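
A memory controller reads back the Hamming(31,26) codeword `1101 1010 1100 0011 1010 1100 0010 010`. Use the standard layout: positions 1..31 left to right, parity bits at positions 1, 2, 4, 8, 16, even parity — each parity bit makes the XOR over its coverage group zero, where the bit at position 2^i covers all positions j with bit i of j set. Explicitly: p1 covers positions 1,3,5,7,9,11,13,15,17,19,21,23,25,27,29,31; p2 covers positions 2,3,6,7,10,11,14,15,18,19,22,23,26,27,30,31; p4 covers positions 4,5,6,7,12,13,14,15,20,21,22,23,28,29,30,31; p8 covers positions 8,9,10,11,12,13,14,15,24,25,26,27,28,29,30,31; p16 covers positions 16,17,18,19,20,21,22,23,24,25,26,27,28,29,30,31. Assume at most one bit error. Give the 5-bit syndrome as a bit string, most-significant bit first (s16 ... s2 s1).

s1: b1⊕b3⊕b5⊕b7⊕b9⊕b11⊕b13⊕b15⊕b17⊕b19⊕b21⊕b23⊕b25⊕b27⊕b29⊕b31 = 1⊕0⊕1⊕1⊕1⊕0⊕0⊕1⊕1⊕1⊕1⊕0⊕0⊕1⊕0⊕0 = 1
s2: b2⊕b3⊕b6⊕b7⊕b10⊕b11⊕b14⊕b15⊕b18⊕b19⊕b22⊕b23⊕b26⊕b27⊕b30⊕b31 = 1⊕0⊕0⊕1⊕1⊕0⊕0⊕1⊕0⊕1⊕1⊕0⊕0⊕1⊕1⊕0 = 0
s4: b4⊕b5⊕b6⊕b7⊕b12⊕b13⊕b14⊕b15⊕b20⊕b21⊕b22⊕b23⊕b28⊕b29⊕b30⊕b31 = 1⊕1⊕0⊕1⊕0⊕0⊕0⊕1⊕0⊕1⊕1⊕0⊕0⊕0⊕1⊕0 = 1
s8: b8⊕b9⊕b10⊕b11⊕b12⊕b13⊕b14⊕b15⊕b24⊕b25⊕b26⊕b27⊕b28⊕b29⊕b30⊕b31 = 0⊕1⊕1⊕0⊕0⊕0⊕0⊕1⊕0⊕0⊕0⊕1⊕0⊕0⊕1⊕0 = 1
s16: b16⊕b17⊕b18⊕b19⊕b20⊕b21⊕b22⊕b23⊕b24⊕b25⊕b26⊕b27⊕b28⊕b29⊕b30⊕b31 = 1⊕1⊕0⊕1⊕0⊕1⊕1⊕0⊕0⊕0⊕0⊕1⊕0⊕0⊕1⊕0 = 1
Syndrome (s16...s1) = 11101 → position 29.

11101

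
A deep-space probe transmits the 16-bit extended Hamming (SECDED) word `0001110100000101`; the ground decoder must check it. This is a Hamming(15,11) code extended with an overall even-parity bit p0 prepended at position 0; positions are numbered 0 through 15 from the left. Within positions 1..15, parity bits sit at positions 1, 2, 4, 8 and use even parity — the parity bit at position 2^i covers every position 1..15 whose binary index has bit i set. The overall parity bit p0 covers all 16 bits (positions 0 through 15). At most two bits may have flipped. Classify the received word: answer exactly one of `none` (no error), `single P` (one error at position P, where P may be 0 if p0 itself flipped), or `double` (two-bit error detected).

double

s1: b1⊕b3⊕b5⊕b7⊕b9⊕b11⊕b13⊕b15 = 0⊕1⊕1⊕1⊕0⊕0⊕1⊕1 = 1
s2: b2⊕b3⊕b6⊕b7⊕b10⊕b11⊕b14⊕b15 = 0⊕1⊕0⊕1⊕0⊕0⊕0⊕1 = 1
s4: b4⊕b5⊕b6⊕b7⊕b12⊕b13⊕b14⊕b15 = 1⊕1⊕0⊕1⊕0⊕1⊕0⊕1 = 1
s8: b8⊕b9⊕b10⊕b11⊕b12⊕b13⊕b14⊕b15 = 0⊕0⊕0⊕0⊕0⊕1⊕0⊕1 = 0
Syndrome (s8...s1) = 0111 → position 7.
Overall parity (XOR of all 16 bits, including p0): 0⊕0⊕0⊕1⊕1⊕1⊕0⊕1⊕0⊕0⊕0⊕0⊕0⊕1⊕0⊕1 = 0
Overall=0, syndrome position=7 → double-bit error detected (uncorrectable).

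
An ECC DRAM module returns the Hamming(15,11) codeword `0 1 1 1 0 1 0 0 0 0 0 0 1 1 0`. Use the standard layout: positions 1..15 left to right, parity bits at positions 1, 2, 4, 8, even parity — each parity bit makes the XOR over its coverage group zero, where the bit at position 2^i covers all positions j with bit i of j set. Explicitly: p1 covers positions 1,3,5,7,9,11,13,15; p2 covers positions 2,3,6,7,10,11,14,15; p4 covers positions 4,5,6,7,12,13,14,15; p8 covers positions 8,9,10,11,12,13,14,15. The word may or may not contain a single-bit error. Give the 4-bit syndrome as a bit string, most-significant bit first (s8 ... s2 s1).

0000

s1: b1⊕b3⊕b5⊕b7⊕b9⊕b11⊕b13⊕b15 = 0⊕1⊕0⊕0⊕0⊕0⊕1⊕0 = 0
s2: b2⊕b3⊕b6⊕b7⊕b10⊕b11⊕b14⊕b15 = 1⊕1⊕1⊕0⊕0⊕0⊕1⊕0 = 0
s4: b4⊕b5⊕b6⊕b7⊕b12⊕b13⊕b14⊕b15 = 1⊕0⊕1⊕0⊕0⊕1⊕1⊕0 = 0
s8: b8⊕b9⊕b10⊕b11⊕b12⊕b13⊕b14⊕b15 = 0⊕0⊕0⊕0⊕0⊕1⊕1⊕0 = 0
Syndrome (s8...s1) = 0000 → position 0 (no error).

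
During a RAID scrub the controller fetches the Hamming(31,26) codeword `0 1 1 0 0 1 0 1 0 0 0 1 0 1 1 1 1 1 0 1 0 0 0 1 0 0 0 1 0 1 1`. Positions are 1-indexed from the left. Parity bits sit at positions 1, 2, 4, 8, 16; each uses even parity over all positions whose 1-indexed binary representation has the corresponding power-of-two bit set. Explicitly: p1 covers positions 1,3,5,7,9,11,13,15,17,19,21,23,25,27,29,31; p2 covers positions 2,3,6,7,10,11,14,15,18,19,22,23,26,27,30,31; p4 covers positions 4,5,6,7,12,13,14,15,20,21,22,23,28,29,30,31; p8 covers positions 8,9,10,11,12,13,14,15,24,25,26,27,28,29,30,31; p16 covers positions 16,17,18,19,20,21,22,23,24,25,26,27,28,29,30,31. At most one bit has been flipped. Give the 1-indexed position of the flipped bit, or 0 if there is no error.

s1: b1⊕b3⊕b5⊕b7⊕b9⊕b11⊕b13⊕b15⊕b17⊕b19⊕b21⊕b23⊕b25⊕b27⊕b29⊕b31 = 0⊕1⊕0⊕0⊕0⊕0⊕0⊕1⊕1⊕0⊕0⊕0⊕0⊕0⊕0⊕1 = 0
s2: b2⊕b3⊕b6⊕b7⊕b10⊕b11⊕b14⊕b15⊕b18⊕b19⊕b22⊕b23⊕b26⊕b27⊕b30⊕b31 = 1⊕1⊕1⊕0⊕0⊕0⊕1⊕1⊕1⊕0⊕0⊕0⊕0⊕0⊕1⊕1 = 0
s4: b4⊕b5⊕b6⊕b7⊕b12⊕b13⊕b14⊕b15⊕b20⊕b21⊕b22⊕b23⊕b28⊕b29⊕b30⊕b31 = 0⊕0⊕1⊕0⊕1⊕0⊕1⊕1⊕1⊕0⊕0⊕0⊕1⊕0⊕1⊕1 = 0
s8: b8⊕b9⊕b10⊕b11⊕b12⊕b13⊕b14⊕b15⊕b24⊕b25⊕b26⊕b27⊕b28⊕b29⊕b30⊕b31 = 1⊕0⊕0⊕0⊕1⊕0⊕1⊕1⊕1⊕0⊕0⊕0⊕1⊕0⊕1⊕1 = 0
s16: b16⊕b17⊕b18⊕b19⊕b20⊕b21⊕b22⊕b23⊕b24⊕b25⊕b26⊕b27⊕b28⊕b29⊕b30⊕b31 = 1⊕1⊕1⊕0⊕1⊕0⊕0⊕0⊕1⊕0⊕0⊕0⊕1⊕0⊕1⊕1 = 0
Syndrome (s16...s1) = 00000 → position 0 (no error).

0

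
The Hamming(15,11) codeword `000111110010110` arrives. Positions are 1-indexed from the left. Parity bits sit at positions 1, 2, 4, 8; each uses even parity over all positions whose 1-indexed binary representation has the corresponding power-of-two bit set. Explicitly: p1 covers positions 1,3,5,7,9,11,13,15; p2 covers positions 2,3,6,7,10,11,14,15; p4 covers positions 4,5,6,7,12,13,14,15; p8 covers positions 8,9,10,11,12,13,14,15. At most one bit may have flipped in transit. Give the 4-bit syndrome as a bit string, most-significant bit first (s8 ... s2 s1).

0000

s1: b1⊕b3⊕b5⊕b7⊕b9⊕b11⊕b13⊕b15 = 0⊕0⊕1⊕1⊕0⊕1⊕1⊕0 = 0
s2: b2⊕b3⊕b6⊕b7⊕b10⊕b11⊕b14⊕b15 = 0⊕0⊕1⊕1⊕0⊕1⊕1⊕0 = 0
s4: b4⊕b5⊕b6⊕b7⊕b12⊕b13⊕b14⊕b15 = 1⊕1⊕1⊕1⊕0⊕1⊕1⊕0 = 0
s8: b8⊕b9⊕b10⊕b11⊕b12⊕b13⊕b14⊕b15 = 1⊕0⊕0⊕1⊕0⊕1⊕1⊕0 = 0
Syndrome (s8...s1) = 0000 → position 0 (no error).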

▶ _EXERCISE DIRECTIONS_:
Copy only the stretch running from the line containing "arrives. Positions are" to the final line of the entries, both ends included, exactly as it stands.

▶ _RESULT FOR THIS EXERCISE_:
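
The Hamming(15,11) codeword `000111110010110` arrives. Positions are 1-indexed from the left. Parity bits sit at positions 1, 2, 4, 8; each uses even parity over all positions whose 1-indexed binary representation has the corresponding power-of-two bit set. Explicitly: p1 covers positions 1,3,5,7,9,11,13,15; p2 covers positions 2,3,6,7,10,11,14,15; p4 covers positions 4,5,6,7,12,13,14,15; p8 covers positions 8,9,10,11,12,13,14,15. At most one bit may have flipped in transit. Give the 4-bit syndrome as a bit string, most-significant bit first (s8 ... s2 s1).

0000

s1: b1⊕b3⊕b5⊕b7⊕b9⊕b11⊕b13⊕b15 = 0⊕0⊕1⊕1⊕0⊕1⊕1⊕0 = 0
s2: b2⊕b3⊕b6⊕b7⊕b10⊕b11⊕b14⊕b15 = 0⊕0⊕1⊕1⊕0⊕1⊕1⊕0 = 0
s4: b4⊕b5⊕b6⊕b7⊕b12⊕b13⊕b14⊕b15 = 1⊕1⊕1⊕1⊕0⊕1⊕1⊕0 = 0
s8: b8⊕b9⊕b10⊕b11⊕b12⊕b13⊕b14⊕b15 = 1⊕0⊕0⊕1⊕0⊕1⊕1⊕0 = 0
Syndrome (s8...s1) = 0000 → position 0 (no error).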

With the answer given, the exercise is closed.